● **PROBLEM DESCRIPTION**: Give the line with "8)ᵏ / [5ᵏ·3ᵏ]." again, along with every line below it to the end of the records, word for word.

● **INPUT MATERIAL**:

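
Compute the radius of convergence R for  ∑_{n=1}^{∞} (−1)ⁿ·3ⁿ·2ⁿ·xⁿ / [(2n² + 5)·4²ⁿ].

R = 8/3

Apply the ratio test: |a_{n+1}| / |a_n| = [(2n² + 5)/(2(n+1)² + 5)] · 3·2/16, which tends to 3/8 as n → ∞.
Hence the series converges for |x| < 1/(3/8) = 8/3, so the radius of convergence is 8/3.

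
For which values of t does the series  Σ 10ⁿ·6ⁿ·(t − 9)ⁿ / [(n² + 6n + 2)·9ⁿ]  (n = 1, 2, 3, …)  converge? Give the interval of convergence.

[177/20, 183/20]

Apply the ratio test: |a_{n+1}| / |a_n| = [(n² + 6n + 2)/((n+1)² + 6(n+1) + 2)] · 10·6/9, which tends to 20/3 as n → ∞.
Hence the series converges for |t − 9| < 1/(20/3) = 3/20, so the radius of convergence is 3/20.
Endpoint t = 183/20: the series is dominated by a constant times Σ 1/n², which converges (p = 2 > 1).
When t = 177/20, the series is dominated by a constant times Σ 1/n², which converges (p = 2 > 1).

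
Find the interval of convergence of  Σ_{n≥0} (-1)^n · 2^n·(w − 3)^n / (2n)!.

By the ratio test, |a_{n+1}/a_n| = 2 · 1/[(2n+1)·(2n+2)] → 0.
The limit is 0, so the series converges for all w; R = ∞.

(−∞, ∞)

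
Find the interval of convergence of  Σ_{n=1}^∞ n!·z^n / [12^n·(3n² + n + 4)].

Apply the ratio test: |a_{n+1}| / |a_n| = (n+1) · 1/12 · (3n² + n + 4)/(3(n+1)² + (n+1) + 4), which tends to ∞ as n → ∞.
Since the ratio → ∞, the series diverges for every z ≠ 0, and R = 0.

{0}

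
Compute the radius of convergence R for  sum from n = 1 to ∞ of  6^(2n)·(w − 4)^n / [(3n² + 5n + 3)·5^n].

R = 5/36

Ratio test: |a_{n+1}/a_n| = [(3n² + 5n + 3)/(3(n+1)² + 5(n+1) + 3)] · 36/5 → 36/5 as n → ∞.
Thus R = 1/(36/5) = 5/36.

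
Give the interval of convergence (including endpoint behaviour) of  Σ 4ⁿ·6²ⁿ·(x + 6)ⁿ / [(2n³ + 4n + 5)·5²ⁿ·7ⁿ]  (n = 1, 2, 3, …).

Apply the ratio test: |a_{n+1}| / |a_n| = [(2n³ + 4n + 5)/(2(n+1)³ + 4(n+1) + 5)] · 4·36/(25·7), which tends to 144/175 as n → ∞.
Hence the series converges for |x + 6| < 1/(144/175) = 175/144, so the radius of convergence is 175/144.
At x = -689/144: the terms are on the order of 1/n³, so the series converges absolutely by comparison with the p-series (p = 3 > 1).
Check x = -1039/144: the terms are on the order of 1/n³, so the series converges absolutely by comparison with the p-series (p = 3 > 1).

[-1039/144, -689/144]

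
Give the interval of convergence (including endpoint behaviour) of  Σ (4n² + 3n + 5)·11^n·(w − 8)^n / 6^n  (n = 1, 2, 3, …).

(82/11, 94/11)

Apply the ratio test: |a_{n+1}| / |a_n| = [(4(n+1)² + 3(n+1) + 5)/(4n² + 3n + 5)] · 11/6, which tends to 11/6 as n → ∞.
Thus R = 1/(11/6) = 6/11.
Check w = 94/11: the n-th term does not approach 0; divergence by the term test.
At w = 82/11: the n-th term does not approach 0; divergence by the term test.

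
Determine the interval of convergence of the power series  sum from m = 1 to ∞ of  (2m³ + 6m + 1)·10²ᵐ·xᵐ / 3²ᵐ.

The ratio of consecutive coefficients is [(2(m+1)³ + 6(m+1) + 1)/(2m³ + 6m + 1)] · 100/9 → 100/9.
The series converges when 100/9 · |x| < 1, giving R = 9/100.
When x = 9/100, the terms have absolute value of order m³, which does not tend to 0, so the series diverges by the divergence test.
At x = -9/100: the terms have absolute value of order m³, which does not tend to 0, so the series diverges by the divergence test.

(-9/100, 9/100)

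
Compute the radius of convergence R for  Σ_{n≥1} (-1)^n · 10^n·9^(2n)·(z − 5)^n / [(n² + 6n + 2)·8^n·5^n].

Apply the ratio test: |a_{n+1}| / |a_n| = [(n² + 6n + 2)/((n+1)² + 6(n+1) + 2)] · 10·81/(8·5), which tends to 81/4 as n → ∞.
Thus R = 1/(81/4) = 4/81.

R = 4/81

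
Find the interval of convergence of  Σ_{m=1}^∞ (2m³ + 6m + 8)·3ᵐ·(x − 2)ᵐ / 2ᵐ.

(4/3, 8/3)

By the ratio test, |a_{m+1}/a_m| = [(2(m+1)³ + 6(m+1) + 8)/(2m³ + 6m + 8)] · 3/2 → 3/2.
Convergence for |x − 2| · 3/2 < 1, i.e. |x − 2| < 2/3. So R = 2/3.
Check x = 8/3: the terms have absolute value of order m³, which does not tend to 0, so the series diverges by the divergence test.
At x = 4/3: the terms do not tend to 0, so the series diverges.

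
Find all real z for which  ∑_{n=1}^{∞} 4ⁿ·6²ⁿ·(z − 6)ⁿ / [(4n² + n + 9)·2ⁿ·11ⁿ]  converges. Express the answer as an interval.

[421/72, 443/72]

By the ratio test, |a_{n+1}/a_n| = [(4n² + n + 9)/(4(n+1)² + (n+1) + 9)] · 4·36/(2·11) → 72/11.
Thus R = 1/(72/11) = 11/72.
At z = 443/72: absolute convergence follows by limit comparison with Σ 1/n².
When z = 421/72, absolute convergence follows by limit comparison with Σ 1/n².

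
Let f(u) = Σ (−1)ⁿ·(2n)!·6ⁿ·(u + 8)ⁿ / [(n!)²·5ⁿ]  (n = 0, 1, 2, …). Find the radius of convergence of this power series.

R = 5/24

By the ratio test, |a_{n+1}/a_n| = (2n+1)·(2n+2)/(n+1)² · 6/5 → 24/5.
Convergence for |u + 8| · 24/5 < 1, i.e. |u + 8| < 5/24. So R = 5/24.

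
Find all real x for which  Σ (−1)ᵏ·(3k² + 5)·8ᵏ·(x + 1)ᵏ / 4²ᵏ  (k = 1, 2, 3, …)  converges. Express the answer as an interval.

Ratio test: |a_{k+1}/a_k| = [(3(k+1)² + 5)/(3k² + 5)] · 8/16 → 1/2 as k → ∞.
Convergence for |x + 1| · 1/2 < 1, i.e. |x + 1| < 2. So R = 2.
Check x = 1: the terms have absolute value of order k², which does not tend to 0, so the series diverges by the divergence test.
When x = -3, the terms do not tend to 0, so the series diverges.

(-3, 1)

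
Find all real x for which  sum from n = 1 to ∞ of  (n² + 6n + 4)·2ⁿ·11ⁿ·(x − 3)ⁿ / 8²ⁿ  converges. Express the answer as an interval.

(1/11, 65/11)

Apply the ratio test: |a_{n+1}| / |a_n| = [((n+1)² + 6(n+1) + 4)/(n² + 6n + 4)] · 2·11/64, which tends to 11/32 as n → ∞.
The series converges when 11/32 · |x − 3| < 1, giving R = 32/11.
When x = 65/11, the n-th term does not approach 0; divergence by the term test.
Check x = 1/11: the n-th term does not approach 0; divergence by the term test.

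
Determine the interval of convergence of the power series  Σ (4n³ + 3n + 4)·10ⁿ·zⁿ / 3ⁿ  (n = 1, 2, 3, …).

Apply the ratio test: |a_{n+1}| / |a_n| = [(4(n+1)³ + 3(n+1) + 4)/(4n³ + 3n + 4)] · 10/3, which tends to 10/3 as n → ∞.
Hence the series converges for |z| < 1/(10/3) = 3/10, so the radius of convergence is 3/10.
Check z = 3/10: the terms have absolute value of order n³, which does not tend to 0, so the series diverges by the divergence test.
Endpoint z = -3/10: the n-th term does not approach 0; divergence by the term test.

(-3/10, 3/10)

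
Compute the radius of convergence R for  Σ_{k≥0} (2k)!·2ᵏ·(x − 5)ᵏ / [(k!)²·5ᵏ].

By the ratio test, |a_{k+1}/a_k| = (2k+1)·(2k+2)/(k+1)² · 2/5 → 8/5.
Convergence for |x − 5| · 8/5 < 1, i.e. |x − 5| < 5/8. So R = 5/8.

R = 5/8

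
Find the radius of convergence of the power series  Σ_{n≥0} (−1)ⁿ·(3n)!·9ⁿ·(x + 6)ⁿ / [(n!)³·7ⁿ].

R = 7/243

Apply the ratio test: |a_{n+1}| / |a_n| = (3n+1)·(3n+2)·(3n+3)/(n+1)³ · 9/7, which tends to 243/7 as n → ∞.
Convergence for |x + 6| · 243/7 < 1, i.e. |x + 6| < 7/243. So R = 7/243.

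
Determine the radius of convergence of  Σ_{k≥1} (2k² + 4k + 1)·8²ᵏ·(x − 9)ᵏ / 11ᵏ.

Ratio test: |a_{k+1}/a_k| = [(2(k+1)² + 4(k+1) + 1)/(2k² + 4k + 1)] · 64/11 → 64/11 as k → ∞.
Thus R = 1/(64/11) = 11/64.

R = 11/64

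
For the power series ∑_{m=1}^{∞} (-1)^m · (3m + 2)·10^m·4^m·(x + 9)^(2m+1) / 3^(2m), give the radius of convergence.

The ratio of consecutive coefficients is [(3(m+1) + 2)/(3m + 2)] · 10·4/9 → 40/9.
Successive powers of (x + 9) differ by 2, so the series converges when |x + 9|² · 40/9 < 1, i.e. |x + 9| < √(9/40). So R = 3√10/20.

R = 3√10/20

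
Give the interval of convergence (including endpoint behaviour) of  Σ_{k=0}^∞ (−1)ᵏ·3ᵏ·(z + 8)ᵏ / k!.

The ratio of consecutive coefficients is 3 · 1/(k+1) → 0.
The limit is 0, so the series converges for all z; R = ∞.

(−∞, ∞)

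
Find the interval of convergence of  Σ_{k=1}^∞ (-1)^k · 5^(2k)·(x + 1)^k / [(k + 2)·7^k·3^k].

(-46/25, -4/25]

Apply the ratio test: |a_{k+1}| / |a_k| = [(k + 2)/((k+1) + 2)] · 25/(7·3), which tends to 25/21 as k → ∞.
Hence the series converges for |x + 1| < 1/(25/21) = 21/25, so the radius of convergence is 21/25.
Check x = -4/25: the terms alternate in sign and decrease monotonically to 0 in absolute value (size ~ c/k), so the alternating series test gives convergence.
When x = -46/25, comparison with the harmonic series Σ 1/k shows the series diverges.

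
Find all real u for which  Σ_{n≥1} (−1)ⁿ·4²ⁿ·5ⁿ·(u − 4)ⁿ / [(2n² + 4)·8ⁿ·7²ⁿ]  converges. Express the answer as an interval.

Ratio test: |a_{n+1}/a_n| = [(2n² + 4)/(2(n+1)² + 4)] · 16·5/(8·49) → 10/49 as n → ∞.
Convergence for |u − 4| · 10/49 < 1, i.e. |u − 4| < 49/10. So R = 49/10.
Endpoint u = 89/10: absolute convergence follows by limit comparison with Σ 1/n².
At u = -9/10: the series is dominated by a constant times Σ 1/n², which converges (p = 2 > 1).

[-9/10, 89/10]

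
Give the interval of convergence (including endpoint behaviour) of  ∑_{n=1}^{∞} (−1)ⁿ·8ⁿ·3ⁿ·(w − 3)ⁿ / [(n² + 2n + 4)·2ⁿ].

[35/12, 37/12]

Apply the ratio test: |a_{n+1}| / |a_n| = [(n² + 2n + 4)/((n+1)² + 2(n+1) + 4)] · 8·3/2, which tends to 12 as n → ∞.
The series converges when 12 · |w − 3| < 1, giving R = 1/12.
When w = 37/12, the series is dominated by a constant times Σ 1/n², which converges (p = 2 > 1).
Endpoint w = 35/12: the terms are on the order of 1/n², so the series converges absolutely by comparison with the p-series (p = 2 > 1).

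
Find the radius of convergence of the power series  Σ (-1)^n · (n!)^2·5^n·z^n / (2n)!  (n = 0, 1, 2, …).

Apply the ratio test: |a_{n+1}| / |a_n| = (n+1)²/[(2n+1)·(2n+2)] · 5, which tends to 5/4 as n → ∞.
Hence the series converges for |z| < 1/(5/4) = 4/5, so the radius of convergence is 4/5.

R = 4/5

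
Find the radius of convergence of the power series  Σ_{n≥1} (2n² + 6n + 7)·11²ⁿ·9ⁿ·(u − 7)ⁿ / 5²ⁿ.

Apply the ratio test: |a_{n+1}| / |a_n| = [(2(n+1)² + 6(n+1) + 7)/(2n² + 6n + 7)] · 121·9/25, which tends to 1089/25 as n → ∞.
Hence the series converges for |u − 7| < 1/(1089/25) = 25/1089, so the radius of convergence is 25/1089.

R = 25/1089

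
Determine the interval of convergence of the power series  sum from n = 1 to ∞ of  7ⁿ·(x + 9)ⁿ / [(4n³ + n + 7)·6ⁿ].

[-69/7, -57/7]

Ratio test: |a_{n+1}/a_n| = [(4n³ + n + 7)/(4(n+1)³ + (n+1) + 7)] · 7/6 → 7/6 as n → ∞.
Hence the series converges for |x + 9| < 1/(7/6) = 6/7, so the radius of convergence is 6/7.
Endpoint x = -57/7: the series is dominated by a constant times Σ 1/n³, which converges (p = 3 > 1).
Endpoint x = -69/7: the series is dominated by a constant times Σ 1/n³, which converges (p = 3 > 1).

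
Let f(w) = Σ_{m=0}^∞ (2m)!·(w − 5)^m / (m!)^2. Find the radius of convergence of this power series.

R = 1/4

By the ratio test, |a_{m+1}/a_m| = (2m+1)·(2m+2)/(m+1)² → 4.
The series converges when 4 · |w − 5| < 1, giving R = 1/4.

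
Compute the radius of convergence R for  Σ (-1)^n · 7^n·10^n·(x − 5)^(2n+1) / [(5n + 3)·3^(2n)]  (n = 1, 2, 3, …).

R = 3√70/70

The ratio of consecutive coefficients is [(5n + 3)/(5(n+1) + 3)] · 7·10/9 → 70/9.
Since the exponent of (x − 5) increases by 2 each term, convergence requires |x − 5|² < 9/70, hence R = 3√70/70.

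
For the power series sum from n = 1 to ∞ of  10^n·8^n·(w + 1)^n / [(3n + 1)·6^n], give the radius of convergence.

R = 3/40

Apply the ratio test: |a_{n+1}| / |a_n| = [(3n + 1)/(3(n+1) + 1)] · 10·8/6, which tends to 40/3 as n → ∞.
Convergence for |w + 1| · 40/3 < 1, i.e. |w + 1| < 3/40. So R = 3/40.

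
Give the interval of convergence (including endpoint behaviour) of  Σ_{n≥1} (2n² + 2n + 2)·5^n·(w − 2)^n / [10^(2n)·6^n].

The ratio of consecutive coefficients is [(2(n+1)² + 2(n+1) + 2)/(2n² + 2n + 2)] · 5/(100·6) → 1/120.
The series converges when 1/120 · |w − 2| < 1, giving R = 120.
When w = 122, the terms do not tend to 0, so the series diverges.
Check w = -118: the terms do not tend to 0, so the series diverges.

(-118, 122)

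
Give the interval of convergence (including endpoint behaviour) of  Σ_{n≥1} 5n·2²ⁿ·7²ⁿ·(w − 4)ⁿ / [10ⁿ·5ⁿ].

By the ratio test, |a_{n+1}/a_n| = [5(n+1)/5n] · 4·49/(10·5) → 98/25.
Thus R = 1/(98/25) = 25/98.
At w = 417/98: the n-th term does not approach 0; divergence by the term test.
When w = 367/98, the terms have absolute value of order n, which does not tend to 0, so the series diverges by the divergence test.

(367/98, 417/98)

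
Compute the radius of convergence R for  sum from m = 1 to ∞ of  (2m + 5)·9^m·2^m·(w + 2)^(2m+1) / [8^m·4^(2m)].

By the ratio test, |a_{m+1}/a_m| = [(2(m+1) + 5)/(2m + 5)] · 9·2/(8·16) → 9/64.
Writing y = (w + 2)², the series in y has radius 64/9, so |w + 2| < √(64/9) = 8/3 and R = 8/3.

R = 8/3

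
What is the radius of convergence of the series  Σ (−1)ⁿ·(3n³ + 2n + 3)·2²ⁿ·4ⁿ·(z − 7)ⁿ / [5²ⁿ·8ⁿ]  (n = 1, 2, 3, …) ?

Ratio test: |a_{n+1}/a_n| = [(3(n+1)³ + 2(n+1) + 3)/(3n³ + 2n + 3)] · 4·4/(25·8) → 2/25 as n → ∞.
Hence the series converges for |z − 7| < 1/(2/25) = 25/2, so the radius of convergence is 25/2.

R = 25/2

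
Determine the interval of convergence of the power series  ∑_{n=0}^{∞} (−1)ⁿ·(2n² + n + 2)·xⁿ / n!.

(−∞, ∞)

The ratio of consecutive coefficients is (2(n+1)² + (n+1) + 2)/(2n² + n + 2) · 1/(n+1) → 0.
Since the limit is 0 < 1 for every x, the series converges on all of ℝ and R = ∞.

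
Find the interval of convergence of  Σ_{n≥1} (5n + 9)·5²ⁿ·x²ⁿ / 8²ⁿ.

(-8/5, 8/5)

By the ratio test, |a_{n+1}/a_n| = [(5(n+1) + 9)/(5n + 9)] · 25/64 → 25/64.
Writing y = x², the series in y has radius 64/25, so |x| < √(64/25) = 8/5 and R = 8/5.
Check x = 8/5: the terms do not tend to 0, so the series diverges.
At x = -8/5: the n-th term does not approach 0; divergence by the term test.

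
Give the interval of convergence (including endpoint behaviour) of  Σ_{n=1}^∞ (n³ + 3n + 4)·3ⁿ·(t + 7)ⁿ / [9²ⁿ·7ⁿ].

The ratio of consecutive coefficients is [((n+1)³ + 3(n+1) + 4)/(n³ + 3n + 4)] · 3/(81·7) → 1/189.
The series converges when 1/189 · |t + 7| < 1, giving R = 189.
When t = 182, the terms do not tend to 0, so the series diverges.
At t = -196: the terms have absolute value of order n³, which does not tend to 0, so the series diverges by the divergence test.

(-196, 182)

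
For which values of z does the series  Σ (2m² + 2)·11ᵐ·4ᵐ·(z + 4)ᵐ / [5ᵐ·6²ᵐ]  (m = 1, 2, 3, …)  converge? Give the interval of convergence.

(-89/11, 1/11)

The ratio of consecutive coefficients is [(2(m+1)² + 2)/(2m² + 2)] · 11·4/(5·36) → 11/45.
Hence the series converges for |z + 4| < 1/(11/45) = 45/11, so the radius of convergence is 45/11.
Endpoint z = 1/11: the terms have absolute value of order m², which does not tend to 0, so the series diverges by the divergence test.
At z = -89/11: the terms do not tend to 0, so the series diverges.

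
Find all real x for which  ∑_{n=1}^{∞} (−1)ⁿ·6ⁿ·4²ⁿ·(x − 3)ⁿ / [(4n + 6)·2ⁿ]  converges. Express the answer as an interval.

(143/48, 145/48]

Ratio test: |a_{n+1}/a_n| = [(4n + 6)/(4(n+1) + 6)] · 6·16/2 → 48 as n → ∞.
Thus R = 1/(48) = 1/48.
When x = 145/48, an alternating series whose terms decrease to 0 in absolute value, so it converges by the Leibniz criterion.
When x = 143/48, the terms behave like c/n; limit comparison with the harmonic series gives divergence.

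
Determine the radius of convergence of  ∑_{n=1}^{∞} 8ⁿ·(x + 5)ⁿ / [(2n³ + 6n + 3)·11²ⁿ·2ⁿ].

Ratio test: |a_{n+1}/a_n| = [(2n³ + 6n + 3)/(2(n+1)³ + 6(n+1) + 3)] · 8/(121·2) → 4/121 as n → ∞.
Convergence for |x + 5| · 4/121 < 1, i.e. |x + 5| < 121/4. So R = 121/4.

R = 121/4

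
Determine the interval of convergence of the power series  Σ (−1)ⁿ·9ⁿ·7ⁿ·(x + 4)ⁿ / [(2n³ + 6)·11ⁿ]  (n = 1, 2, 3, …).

By the ratio test, |a_{n+1}/a_n| = [(2n³ + 6)/(2(n+1)³ + 6)] · 9·7/11 → 63/11.
The series converges when 63/11 · |x + 4| < 1, giving R = 11/63.
When x = -241/63, absolute convergence follows by limit comparison with Σ 1/n³.
Endpoint x = -263/63: absolute convergence follows by limit comparison with Σ 1/n³.

[-263/63, -241/63]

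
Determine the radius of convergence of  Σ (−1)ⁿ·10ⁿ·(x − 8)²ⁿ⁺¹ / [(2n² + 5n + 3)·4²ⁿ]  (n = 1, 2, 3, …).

R = 2√10/5

Ratio test: |a_{n+1}/a_n| = [(2n² + 5n + 3)/(2(n+1)² + 5(n+1) + 3)] · 10/16 → 5/8 as n → ∞.
Writing y = (x − 8)², the series in y has radius 8/5, so |x − 8| < √(8/5) and R = 2√10/5.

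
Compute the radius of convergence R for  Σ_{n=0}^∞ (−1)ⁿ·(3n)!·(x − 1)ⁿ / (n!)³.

Apply the ratio test: |a_{n+1}| / |a_n| = (3n+1)·(3n+2)·(3n+3)/(n+1)³, which tends to 27 as n → ∞.
Convergence for |x − 1| · 27 < 1, i.e. |x − 1| < 1/27. So R = 1/27.

R = 1/27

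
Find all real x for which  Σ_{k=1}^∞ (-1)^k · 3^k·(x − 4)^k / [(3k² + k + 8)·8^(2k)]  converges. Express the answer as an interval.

[-52/3, 76/3]

By the ratio test, |a_{k+1}/a_k| = [(3k² + k + 8)/(3(k+1)² + (k+1) + 8)] · 3/64 → 3/64.
Hence the series converges for |x − 4| < 1/(3/64) = 64/3, so the radius of convergence is 64/3.
Endpoint x = 76/3: the terms are on the order of 1/k², so the series converges absolutely by comparison with the p-series (p = 2 > 1).
Check x = -52/3: the terms are on the order of 1/k², so the series converges absolutely by comparison with the p-series (p = 2 > 1).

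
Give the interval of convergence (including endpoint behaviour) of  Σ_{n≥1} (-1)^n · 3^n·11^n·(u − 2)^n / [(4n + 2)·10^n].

The ratio of consecutive coefficients is [(4n + 2)/(4(n+1) + 2)] · 3·11/10 → 33/10.
The series converges when 33/10 · |u − 2| < 1, giving R = 10/33.
At u = 76/33: the terms alternate in sign and decrease monotonically to 0 in absolute value (size ~ c/n), so the alternating series test gives convergence.
When u = 56/33, comparison with the harmonic series Σ 1/n shows the series diverges.

(56/33, 76/33]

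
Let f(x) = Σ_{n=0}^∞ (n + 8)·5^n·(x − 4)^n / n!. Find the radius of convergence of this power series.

By the ratio test, |a_{n+1}/a_n| = ((n+1) + 8)/(n + 8) · 5 · 1/(n+1) → 0.
Since the limit is 0 < 1 for every x, the series converges on all of ℝ and R = ∞.

R = ∞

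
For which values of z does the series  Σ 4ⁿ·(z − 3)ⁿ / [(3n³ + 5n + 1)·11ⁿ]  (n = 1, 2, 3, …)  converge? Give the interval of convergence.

By the ratio test, |a_{n+1}/a_n| = [(3n³ + 5n + 1)/(3(n+1)³ + 5(n+1) + 1)] · 4/11 → 4/11.
Hence the series converges for |z − 3| < 1/(4/11) = 11/4, so the radius of convergence is 11/4.
Endpoint z = 23/4: the series is dominated by a constant times Σ 1/n³, which converges (p = 3 > 1).
Endpoint z = 1/4: the series is dominated by a constant times Σ 1/n³, which converges (p = 3 > 1).

[1/4, 23/4]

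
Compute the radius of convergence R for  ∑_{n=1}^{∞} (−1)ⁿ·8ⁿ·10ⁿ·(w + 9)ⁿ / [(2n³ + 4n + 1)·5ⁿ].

R = 1/16

The ratio of consecutive coefficients is [(2n³ + 4n + 1)/(2(n+1)³ + 4(n+1) + 1)] · 8·10/5 → 16.
Hence the series converges for |w + 9| < 1/(16) = 1/16, so the radius of convergence is 1/16.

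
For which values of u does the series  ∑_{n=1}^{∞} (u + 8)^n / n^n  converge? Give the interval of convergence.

Applying the root test, |a_n|^(1/n) = 1/n → 0.
Since the n-th root of |a_n| tends to 0, the series converges for all real u; R = ∞.

(−∞, ∞)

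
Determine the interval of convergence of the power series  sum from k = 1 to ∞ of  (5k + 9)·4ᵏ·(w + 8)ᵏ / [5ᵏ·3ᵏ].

Ratio test: |a_{k+1}/a_k| = [(5(k+1) + 9)/(5k + 9)] · 4/(5·3) → 4/15 as k → ∞.
The series converges when 4/15 · |w + 8| < 1, giving R = 15/4.
At w = -17/4: the terms do not tend to 0, so the series diverges.
When w = -47/4, the k-th term does not approach 0; divergence by the term test.

(-47/4, -17/4)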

● **EXERCISE SOLUTION**:
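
Determine the interval of convergence of the power series  sum from k = 1 to ∞ of  (5k + 9)·4ᵏ·(w + 8)ᵏ / [5ᵏ·3ᵏ].

Ratio test: |a_{k+1}/a_k| = [(5(k+1) + 9)/(5k + 9)] · 4/(5·3) → 4/15 as k → ∞.
The series converges when 4/15 · |w + 8| < 1, giving R = 15/4.
At w = -17/4: the terms do not tend to 0, so the series diverges.
When w = -47/4, the k-th term does not approach 0; divergence by the term test.

(-47/4, -17/4)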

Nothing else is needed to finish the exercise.